• [Supplied records]:
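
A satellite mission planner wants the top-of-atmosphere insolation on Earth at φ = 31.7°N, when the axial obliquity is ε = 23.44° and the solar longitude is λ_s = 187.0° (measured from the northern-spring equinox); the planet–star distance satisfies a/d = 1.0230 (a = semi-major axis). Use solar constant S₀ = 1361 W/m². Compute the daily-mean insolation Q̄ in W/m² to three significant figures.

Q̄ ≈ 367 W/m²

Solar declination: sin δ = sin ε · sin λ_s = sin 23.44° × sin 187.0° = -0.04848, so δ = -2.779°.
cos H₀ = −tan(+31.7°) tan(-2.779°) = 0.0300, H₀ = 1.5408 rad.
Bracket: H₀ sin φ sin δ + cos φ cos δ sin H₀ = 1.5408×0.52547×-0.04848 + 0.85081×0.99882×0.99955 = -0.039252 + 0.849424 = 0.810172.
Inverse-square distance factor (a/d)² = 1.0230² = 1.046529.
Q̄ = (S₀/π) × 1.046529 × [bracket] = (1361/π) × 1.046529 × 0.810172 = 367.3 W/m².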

• [What you have to do]: Transcribe every entry, keeping each line exactly as it reads.

• [Output of the exercise]:
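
A satellite mission planner wants the top-of-atmosphere insolation on Earth at φ = 31.7°N, when the axial obliquity is ε = 23.44° and the solar longitude is λ_s = 187.0° (measured from the northern-spring equinox); the planet–star distance satisfies a/d = 1.0230 (a = semi-major axis). Use solar constant S₀ = 1361 W/m². Compute the daily-mean insolation Q̄ in W/m² to three significant figures.

Q̄ ≈ 367 W/m²

Solar declination: sin δ = sin ε · sin λ_s = sin 23.44° × sin 187.0° = -0.04848, so δ = -2.779°.
cos H₀ = −tan(+31.7°) tan(-2.779°) = 0.0300, H₀ = 1.5408 rad.
Bracket: H₀ sin φ sin δ + cos φ cos δ sin H₀ = 1.5408×0.52547×-0.04848 + 0.85081×0.99882×0.99955 = -0.039252 + 0.849424 = 0.810172.
Inverse-square distance factor (a/d)² = 1.0230² = 1.046529.
Q̄ = (S₀/π) × 1.046529 × [bracket] = (1361/π) × 1.046529 × 0.810172 = 367.3 W/m².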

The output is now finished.